■ **EXERCISE DATA**
★ ★ ★ ★ ★ ★ ★

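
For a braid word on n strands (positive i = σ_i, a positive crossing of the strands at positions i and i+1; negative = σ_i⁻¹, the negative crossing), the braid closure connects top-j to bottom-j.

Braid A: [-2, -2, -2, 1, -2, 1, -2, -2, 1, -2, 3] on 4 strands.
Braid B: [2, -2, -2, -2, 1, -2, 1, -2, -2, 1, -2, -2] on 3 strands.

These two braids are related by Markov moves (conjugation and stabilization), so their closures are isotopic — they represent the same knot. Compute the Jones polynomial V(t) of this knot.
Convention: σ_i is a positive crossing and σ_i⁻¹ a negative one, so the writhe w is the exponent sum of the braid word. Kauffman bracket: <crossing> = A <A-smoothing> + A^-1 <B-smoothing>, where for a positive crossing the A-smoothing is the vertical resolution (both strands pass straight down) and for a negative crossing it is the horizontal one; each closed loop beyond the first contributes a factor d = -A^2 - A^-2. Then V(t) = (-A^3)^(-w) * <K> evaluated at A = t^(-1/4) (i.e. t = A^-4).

Markov-equivalent braids have isotopic closures, hence identical knot invariants. Strip the Markov moves from each word to reach a common short braid β, then compute V(t) once on β.
Braid A: s2^-1 s2^-1 s2^-1 s1 s2^-1 s1 s2^-1 s2^-1 s1 s2^-1 s3 on 4 strands reduces by inverse Markov moves (closure unchanged at each step):
  Destabilize: the word has the form β·s3 where s3 occurs only as the final letter (β ∈ B_3); drop it and the last strand → 3 strands.
Reduced to β = s2^-1 s2^-1 s2^-1 s1 s2^-1 s1 s2^-1 s2^-1 s1 s2^-1 on 3 strands, 10 crossings.
Braid B: s2 s2^-1 s2^-1 s2^-1 s1 s2^-1 s1 s2^-1 s2^-1 s1 s2^-1 s2^-1 on 3 strands reduces by inverse Markov moves (closure unchanged at each step):
  Deconjugate: the word is γ·β·γ⁻¹ with γ = s2 (prefix) and γ⁻¹ = s2^-1 (suffix); strip both.
Reduced to β = s2^-1 s2^-1 s2^-1 s1 s2^-1 s1 s2^-1 s2^-1 s1 s2^-1 on 3 strands, 10 crossings.
Both give the same β = s2^-1 s2^-1 s2^-1 s1 s2^-1 s1 s2^-1 s2^-1 s1 s2^-1 on 3 strands, so one state sum suffices:
Braid: s2^-1 s2^-1 s2^-1 s1 s2^-1 s1 s2^-1 s2^-1 s1 s2^-1 on 3 strands, 10 crossings.
Writhe w = (#positive) - (#negative) = 3 - 7 = -4.
Computing the Kauffman bracket via state sum. There are 2^10 = 1024 states.
For each crossing: s=0 is the vertical smoothing, s=1 horizontal. Crossing k contributes A^(sign_k * (1 - 2*s_k)); loop factor d = -A^2 - A^-2.
Tabulate the states by total A-exponent and number of loops L (A-exp: L × count):
  A^10: L=8 ×1
  A^8: L=7 ×10
  A^6: L=6 ×45
  A^4: L=5 ×119, L=7 ×1
  A^2: L=4 ×202, L=6 ×8
  A^0: L=3 ×224, L=5 ×28
  A^-2: L=2 ×156, L=4 ×53, L=6 ×1
  A^-4: L=1 ×57, L=3 ×59, L=5 ×4
  A^-6: L=2 ×38, L=4 ×7
  A^-8: L=3 ×10
  A^-10: L=4 ×1
Each group contributes A^e * Σ count * d^(L-1):
Powers of d = -A^2 - A^-2: d^2 = A^4 + 2 + A^-4; d^3 = -A^6 - 3*A^2 - 3*A^-2 - A^-6; d^4 = A^8 + 4*A^4 + 6 + 4*A^-4 + A^-8; d^5 = -A^10 - 5*A^6 - 10*A^2 - 10*A^-2 - 5*A^-6 - A^-10; d^6 = A^12 + 6*A^8 + 15*A^4 + 20 + 15*A^-4 + 6*A^-8 + A^-12; d^7 = -A^14 - 7*A^10 - 21*A^6 - 35*A^2 - 35*A^-2 - 21*A^-6 - 7*A^-10 - A^-14.
  A^10 * (d^7) = -A^24 - 7*A^20 - 21*A^16 - 35*A^12 - 35*A^8 - 21*A^4 - 7 - A^-4
  A^8 * (10*d^6) = 10*A^20 + 60*A^16 + 150*A^12 + 200*A^8 + 150*A^4 + 60 + 10*A^-4
  A^6 * (45*d^5) = -45*A^16 - 225*A^12 - 450*A^8 - 450*A^4 - 225 - 45*A^-4
  A^4 * (119*d^4 + d^6) = A^16 + 125*A^12 + 491*A^8 + 734*A^4 + 491 + 125*A^-4 + A^-8
  A^2 * (202*d^3 + 8*d^5) = -8*A^12 - 242*A^8 - 686*A^4 - 686 - 242*A^-4 - 8*A^-8
  A^0 * (224*d^2 + 28*d^4) = 28*A^8 + 336*A^4 + 616 + 336*A^-4 + 28*A^-8
  A^-2 * (156*d + 53*d^3 + d^5) = -A^8 - 58*A^4 - 325 - 325*A^-4 - 58*A^-8 - A^-12
  A^-4 * (57 + 59*d^2 + 4*d^4) = 4*A^4 + 75 + 199*A^-4 + 75*A^-8 + 4*A^-12
  A^-6 * (38*d + 7*d^3) = -7 - 59*A^-4 - 59*A^-8 - 7*A^-12
  A^-8 * (10*d^2) = 10*A^-4 + 20*A^-8 + 10*A^-12
  A^-10 * (d^3) = -A^-4 - 3*A^-8 - 3*A^-12 - A^-16
Summing the groups: <K> = -A^24 + 3*A^20 - 5*A^16 + 7*A^12 - 9*A^8 + 9*A^4 - 8 + 7*A^-4 - 4*A^-8 + 3*A^-12 - A^-16
Normalise by the writhe: (-A^3)^(-w) = (-A^3)^(4) = A^12, so f(A) = A^12 * <K> = -A^36 + 3*A^32 - 5*A^28 + 7*A^24 - 9*A^20 + 9*A^16 - 8*A^12 + 7*A^8 - 4*A^4 + 3 - A^-4.
Substitute A = t^(-1/4), i.e. A^e → t^(-e/4): V(t) = -t + 3 - 4*t^-1 + 7*t^-2 - 8*t^-3 + 9*t^-4 - 9*t^-5 + 7*t^-6 - 5*t^-7 + 3*t^-8 - t^-9

Answer: -t + 3 - 4*t^-1 + 7*t^-2 - 8*t^-3 + 9*t^-4 - 9*t^-5 + 7*t^-6 - 5*t^-7 + 3*t^-8 - t^-9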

★ ★ ★ ★ ★ ★ ★

■ **DIRECTIONS FOR THIS TASK**
Repeat all the lines above verbatim.

■ **ANSWER BOX**
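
For a braid word on n strands (positive i = σ_i, a positive crossing of the strands at positions i and i+1; negative = σ_i⁻¹, the negative crossing), the braid closure connects top-j to bottom-j.

Braid A: [-2, -2, -2, 1, -2, 1, -2, -2, 1, -2, 3] on 4 strands.
Braid B: [2, -2, -2, -2, 1, -2, 1, -2, -2, 1, -2, -2] on 3 strands.

These two braids are related by Markov moves (conjugation and stabilization), so their closures are isotopic — they represent the same knot. Compute the Jones polynomial V(t) of this knot.
Convention: σ_i is a positive crossing and σ_i⁻¹ a negative one, so the writhe w is the exponent sum of the braid word. Kauffman bracket: <crossing> = A <A-smoothing> + A^-1 <B-smoothing>, where for a positive crossing the A-smoothing is the vertical resolution (both strands pass straight down) and for a negative crossing it is the horizontal one; each closed loop beyond the first contributes a factor d = -A^2 - A^-2. Then V(t) = (-A^3)^(-w) * <K> evaluated at A = t^(-1/4) (i.e. t = A^-4).

Markov-equivalent braids have isotopic closures, hence identical knot invariants. Strip the Markov moves from each word to reach a common short braid β, then compute V(t) once on β.
Braid A: s2^-1 s2^-1 s2^-1 s1 s2^-1 s1 s2^-1 s2^-1 s1 s2^-1 s3 on 4 strands reduces by inverse Markov moves (closure unchanged at each step):
  Destabilize: the word has the form β·s3 where s3 occurs only as the final letter (β ∈ B_3); drop it and the last strand → 3 strands.
Reduced to β = s2^-1 s2^-1 s2^-1 s1 s2^-1 s1 s2^-1 s2^-1 s1 s2^-1 on 3 strands, 10 crossings.
Braid B: s2 s2^-1 s2^-1 s2^-1 s1 s2^-1 s1 s2^-1 s2^-1 s1 s2^-1 s2^-1 on 3 strands reduces by inverse Markov moves (closure unchanged at each step):
  Deconjugate: the word is γ·β·γ⁻¹ with γ = s2 (prefix) and γ⁻¹ = s2^-1 (suffix); strip both.
Reduced to β = s2^-1 s2^-1 s2^-1 s1 s2^-1 s1 s2^-1 s2^-1 s1 s2^-1 on 3 strands, 10 crossings.
Both give the same β = s2^-1 s2^-1 s2^-1 s1 s2^-1 s1 s2^-1 s2^-1 s1 s2^-1 on 3 strands, so one state sum suffices:
Braid: s2^-1 s2^-1 s2^-1 s1 s2^-1 s1 s2^-1 s2^-1 s1 s2^-1 on 3 strands, 10 crossings.
Writhe w = (#positive) - (#negative) = 3 - 7 = -4.
Computing the Kauffman bracket via state sum. There are 2^10 = 1024 states.
For each crossing: s=0 is the vertical smoothing, s=1 horizontal. Crossing k contributes A^(sign_k * (1 - 2*s_k)); loop factor d = -A^2 - A^-2.
Tabulate the states by total A-exponent and number of loops L (A-exp: L × count):
  A^10: L=8 ×1
  A^8: L=7 ×10
  A^6: L=6 ×45
  A^4: L=5 ×119, L=7 ×1
  A^2: L=4 ×202, L=6 ×8
  A^0: L=3 ×224, L=5 ×28
  A^-2: L=2 ×156, L=4 ×53, L=6 ×1
  A^-4: L=1 ×57, L=3 ×59, L=5 ×4
  A^-6: L=2 ×38, L=4 ×7
  A^-8: L=3 ×10
  A^-10: L=4 ×1
Each group contributes A^e * Σ count * d^(L-1):
Powers of d = -A^2 - A^-2: d^2 = A^4 + 2 + A^-4; d^3 = -A^6 - 3*A^2 - 3*A^-2 - A^-6; d^4 = A^8 + 4*A^4 + 6 + 4*A^-4 + A^-8; d^5 = -A^10 - 5*A^6 - 10*A^2 - 10*A^-2 - 5*A^-6 - A^-10; d^6 = A^12 + 6*A^8 + 15*A^4 + 20 + 15*A^-4 + 6*A^-8 + A^-12; d^7 = -A^14 - 7*A^10 - 21*A^6 - 35*A^2 - 35*A^-2 - 21*A^-6 - 7*A^-10 - A^-14.
  A^10 * (d^7) = -A^24 - 7*A^20 - 21*A^16 - 35*A^12 - 35*A^8 - 21*A^4 - 7 - A^-4
  A^8 * (10*d^6) = 10*A^20 + 60*A^16 + 150*A^12 + 200*A^8 + 150*A^4 + 60 + 10*A^-4
  A^6 * (45*d^5) = -45*A^16 - 225*A^12 - 450*A^8 - 450*A^4 - 225 - 45*A^-4
  A^4 * (119*d^4 + d^6) = A^16 + 125*A^12 + 491*A^8 + 734*A^4 + 491 + 125*A^-4 + A^-8
  A^2 * (202*d^3 + 8*d^5) = -8*A^12 - 242*A^8 - 686*A^4 - 686 - 242*A^-4 - 8*A^-8
  A^0 * (224*d^2 + 28*d^4) = 28*A^8 + 336*A^4 + 616 + 336*A^-4 + 28*A^-8
  A^-2 * (156*d + 53*d^3 + d^5) = -A^8 - 58*A^4 - 325 - 325*A^-4 - 58*A^-8 - A^-12
  A^-4 * (57 + 59*d^2 + 4*d^4) = 4*A^4 + 75 + 199*A^-4 + 75*A^-8 + 4*A^-12
  A^-6 * (38*d + 7*d^3) = -7 - 59*A^-4 - 59*A^-8 - 7*A^-12
  A^-8 * (10*d^2) = 10*A^-4 + 20*A^-8 + 10*A^-12
  A^-10 * (d^3) = -A^-4 - 3*A^-8 - 3*A^-12 - A^-16
Summing the groups: <K> = -A^24 + 3*A^20 - 5*A^16 + 7*A^12 - 9*A^8 + 9*A^4 - 8 + 7*A^-4 - 4*A^-8 + 3*A^-12 - A^-16
Normalise by the writhe: (-A^3)^(-w) = (-A^3)^(4) = A^12, so f(A) = A^12 * <K> = -A^36 + 3*A^32 - 5*A^28 + 7*A^24 - 9*A^20 + 9*A^16 - 8*A^12 + 7*A^8 - 4*A^4 + 3 - A^-4.
Substitute A = t^(-1/4), i.e. A^e → t^(-e/4): V(t) = -t + 3 - 4*t^-1 + 7*t^-2 - 8*t^-3 + 9*t^-4 - 9*t^-5 + 7*t^-6 - 5*t^-7 + 3*t^-8 - t^-9

Answer: -t + 3 - 4*t^-1 + 7*t^-2 - 8*t^-3 + 9*t^-4 - 9*t^-5 + 7*t^-6 - 5*t^-7 + 3*t^-8 - t^-9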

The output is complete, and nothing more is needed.